* Problem requirements
Repeat all the records, precisely as given.

★ ★ ★ ★

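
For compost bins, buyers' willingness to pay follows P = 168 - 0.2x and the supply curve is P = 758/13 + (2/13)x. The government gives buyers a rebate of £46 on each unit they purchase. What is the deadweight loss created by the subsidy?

Pre-subsidy: 168 - 0.2x = 758/13 + (2/13)x gives x* = 310 and P* = 106.
With the rebate, buyers effectively pay Pb = Ps − 46, where Ps is the price sellers receive.
On the curves, Pb = 168 - 0.2x and Ps = 758/13 + (2/13)x; the wedge Ps − Pb = 46 gives 758/13 + (2/13)x − (168 - 0.2x) = 46, so x' = 440.
Then Pb = 168 − 0.2·440 = 80 and Ps = 758/13 + (2/13)·440 = 126.
The subsidy expands output by 440 − 310 = 130 past the efficient level; on those units the gap between marginal cost and willingness to pay runs from 0 up to 46.
DWL = ½ × 46 × 130 = 2990.

Deadweight loss = £2990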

★ ★ ★ ★

* Response
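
For compost bins, buyers' willingness to pay follows P = 168 - 0.2x and the supply curve is P = 758/13 + (2/13)x. The government gives buyers a rebate of £46 on each unit they purchase. What is the deadweight loss created by the subsidy?

Pre-subsidy: 168 - 0.2x = 758/13 + (2/13)x gives x* = 310 and P* = 106.
With the rebate, buyers effectively pay Pb = Ps − 46, where Ps is the price sellers receive.
On the curves, Pb = 168 - 0.2x and Ps = 758/13 + (2/13)x; the wedge Ps − Pb = 46 gives 758/13 + (2/13)x − (168 - 0.2x) = 46, so x' = 440.
Then Pb = 168 − 0.2·440 = 80 and Ps = 758/13 + (2/13)·440 = 126.
The subsidy expands output by 440 − 310 = 130 past the efficient level; on those units the gap between marginal cost and willingness to pay runs from 0 up to 46.
DWL = ½ × 46 × 130 = 2990.

Deadweight loss = £2990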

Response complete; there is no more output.